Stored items
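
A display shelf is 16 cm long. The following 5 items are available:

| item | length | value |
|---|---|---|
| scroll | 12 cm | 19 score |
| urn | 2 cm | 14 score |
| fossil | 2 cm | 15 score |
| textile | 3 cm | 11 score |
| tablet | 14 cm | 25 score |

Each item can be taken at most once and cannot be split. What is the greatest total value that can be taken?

Check high-value combinations within 16 cm:
- scroll+urn+fossil: length 12+2+2=16, value 19+14+15=48
- urn+fossil+textile: length 2+2+3=7, value 14+15+11=40
- fossil+tablet: length 2+14=16, value 15+25=40
- urn+tablet: length 2+14=16, value 14+25=39
Best: 48 score.

48 score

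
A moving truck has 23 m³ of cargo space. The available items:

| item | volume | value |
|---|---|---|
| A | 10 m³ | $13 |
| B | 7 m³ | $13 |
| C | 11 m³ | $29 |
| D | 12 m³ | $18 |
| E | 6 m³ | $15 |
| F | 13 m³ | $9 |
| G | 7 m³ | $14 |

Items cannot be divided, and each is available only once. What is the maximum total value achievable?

Check high-value combinations within 23 m³:
- C+D: volume 11+12=23, value 29+18=47
- C+E: volume 11+6=17, value 29+15=44
- C+G: volume 11+7=18, value 29+14=43
- B+C: volume 7+11=18, value 13+29=42
Best: $47.

$47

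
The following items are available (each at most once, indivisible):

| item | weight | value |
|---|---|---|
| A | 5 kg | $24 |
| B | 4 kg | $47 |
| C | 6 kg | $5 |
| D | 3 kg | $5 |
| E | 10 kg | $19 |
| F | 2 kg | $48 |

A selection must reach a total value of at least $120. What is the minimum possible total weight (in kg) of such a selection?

Subsets with value ≥ 120, sorted by total weight:
- A+B+D+F: weight 14, value 124
- A+B+C+F: weight 17, value 124
- A+B+C+D+F: weight 20, value 129
- A+B+E+F: weight 21, value 138
Minimum weight: 14 kg.

14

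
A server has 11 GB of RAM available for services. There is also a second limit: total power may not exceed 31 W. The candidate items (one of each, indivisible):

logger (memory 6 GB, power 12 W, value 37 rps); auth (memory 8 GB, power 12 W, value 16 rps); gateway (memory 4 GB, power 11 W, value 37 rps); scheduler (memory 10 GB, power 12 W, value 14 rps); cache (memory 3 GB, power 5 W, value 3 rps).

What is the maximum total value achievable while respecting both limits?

74 rps

Feasible sets respecting both limits:
- logger+gateway: memory 10, power 23, value 74
- logger+cache: memory 9, power 17, value 40
- gateway+cache: memory 7, power 16, value 40
- logger: memory 6, power 12, value 37
Best: 74 rps.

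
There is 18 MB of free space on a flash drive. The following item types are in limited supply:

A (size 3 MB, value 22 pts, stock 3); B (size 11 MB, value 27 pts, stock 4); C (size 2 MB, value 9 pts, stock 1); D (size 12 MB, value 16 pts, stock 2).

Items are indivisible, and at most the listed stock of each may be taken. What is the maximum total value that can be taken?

Best selections within size 18 and stock limits:
- 3×A + 1×C: size 11, value 75
- 2×A + 1×B: size 17, value 71
- 3×A: size 9, value 66
Best: 75 pts.

75 pts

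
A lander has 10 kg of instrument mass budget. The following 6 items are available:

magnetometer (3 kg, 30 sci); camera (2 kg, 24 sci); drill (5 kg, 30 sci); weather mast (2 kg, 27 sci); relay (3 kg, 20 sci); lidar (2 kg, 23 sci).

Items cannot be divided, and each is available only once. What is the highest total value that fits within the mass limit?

104 sci

This is a 0/1 knapsack; check combinations near the capacity.
- magnetometer+camera+weather mast+lidar: mass 3+2+2+2=9, value 30+24+27+23=104
- magnetometer+camera+weather mast+relay: mass 3+2+2+3=10, value 30+24+27+20=101
- magnetometer+weather mast+relay+lidar: mass 3+2+3+2=10, value 30+27+20+23=100
- magnetometer+camera+relay+lidar: mass 3+2+3+2=10, value 30+24+20+23=97
- camera+weather mast+relay+lidar: mass 2+2+3+2=9, value 24+27+20+23=94
Best: 104 sci.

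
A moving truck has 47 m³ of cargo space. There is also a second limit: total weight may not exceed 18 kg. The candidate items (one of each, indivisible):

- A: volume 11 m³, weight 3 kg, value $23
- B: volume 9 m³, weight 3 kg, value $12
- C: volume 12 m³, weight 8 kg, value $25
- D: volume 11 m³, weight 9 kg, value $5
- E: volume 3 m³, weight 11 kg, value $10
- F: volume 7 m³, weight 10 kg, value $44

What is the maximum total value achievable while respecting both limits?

Feasible sets respecting both limits:
- A+B+F: volume 27, weight 16, value 79
- C+F: volume 19, weight 18, value 69
- A+F: volume 18, weight 13, value 67
Best: $79.

$79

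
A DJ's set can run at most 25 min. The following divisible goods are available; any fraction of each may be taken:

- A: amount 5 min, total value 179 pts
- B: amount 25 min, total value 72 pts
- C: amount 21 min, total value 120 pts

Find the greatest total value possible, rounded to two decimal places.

Take in order of value per unit:
- A (179/5 per unit): all 5 → value 179, running total 179.00
- C (120/21 per unit): 20 of 21 → value 20×120/21 = 114.2857, running total 293.29
Total 293.29.

293.29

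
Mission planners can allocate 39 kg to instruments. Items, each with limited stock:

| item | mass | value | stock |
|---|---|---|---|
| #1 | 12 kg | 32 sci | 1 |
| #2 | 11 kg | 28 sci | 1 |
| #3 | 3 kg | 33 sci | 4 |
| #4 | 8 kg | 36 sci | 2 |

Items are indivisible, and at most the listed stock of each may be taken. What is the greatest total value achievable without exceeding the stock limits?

Best selections within mass 39 and stock limits:
- 1×#2 + 4×#3 + 2×#4: mass 39, value 232
- 4×#3 + 2×#4: mass 28, value 204
- 1×#1 + 3×#3 + 2×#4: mass 37, value 203
- 1×#1 + 4×#3 + 1×#4: mass 32, value 200
Best: 232 sci.

232 sci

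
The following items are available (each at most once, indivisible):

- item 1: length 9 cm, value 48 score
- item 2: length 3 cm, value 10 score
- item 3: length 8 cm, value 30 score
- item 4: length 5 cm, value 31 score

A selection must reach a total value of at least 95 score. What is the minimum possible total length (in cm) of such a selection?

Subsets with value ≥ 95, sorted by total length:
- item 1+item 3+item 4: length 22, value 109
- item 1+item 2+item 3+item 4: length 25, value 119
Minimum length: 22 cm.

22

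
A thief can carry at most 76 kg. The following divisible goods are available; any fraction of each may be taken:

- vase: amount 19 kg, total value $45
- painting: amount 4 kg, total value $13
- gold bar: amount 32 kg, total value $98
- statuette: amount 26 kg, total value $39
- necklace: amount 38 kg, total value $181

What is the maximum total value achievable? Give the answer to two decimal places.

Take in order of value per unit:
- necklace (181/38 per unit): all 38 → value 181, running total 181.00
- painting (13/4 per unit): all 4 → value 13, running total 194.00
- gold bar (98/32 per unit): all 32 → value 98, running total 292.00
- vase (45/19 per unit): 2 of 19 → value 2×45/19 = 4.7368, running total 296.74
Total 296.74.

296.74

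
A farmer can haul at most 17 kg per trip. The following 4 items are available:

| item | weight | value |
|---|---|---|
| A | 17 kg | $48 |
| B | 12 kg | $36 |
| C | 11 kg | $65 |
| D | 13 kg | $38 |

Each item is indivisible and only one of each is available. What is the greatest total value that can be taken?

$65

Check high-value combinations within 17 kg:
- C: weight 11, value 65
- A: weight 17, value 48
- D: weight 13, value 38
- B: weight 12, value 36
Best: $65.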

# WHAT YOU SHOULD DO
Your answer should consist of the lines from the line with "- painting: amount 4 kg, total value $13" to the line with "13 kg | $38 |" above, repeated exactly, both ends included.

# RESPONSE TO THE TASK
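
- painting: amount 4 kg, total value $13
- gold bar: amount 32 kg, total value $98
- statuette: amount 26 kg, total value $39
- necklace: amount 38 kg, total value $181

What is the maximum total value achievable? Give the answer to two decimal places.

Take in order of value per unit:
- necklace (181/38 per unit): all 38 → value 181, running total 181.00
- painting (13/4 per unit): all 4 → value 13, running total 194.00
- gold bar (98/32 per unit): all 32 → value 98, running total 292.00
- vase (45/19 per unit): 2 of 19 → value 2×45/19 = 4.7368, running total 296.74
Total 296.74.

296.74

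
A farmer can haul at most 17 kg per trip. The following 4 items are available:

| item | weight | value |
|---|---|---|
| A | 17 kg | $48 |
| B | 12 kg | $36 |
| C | 11 kg | $65 |
| D | 13 kg | $38 |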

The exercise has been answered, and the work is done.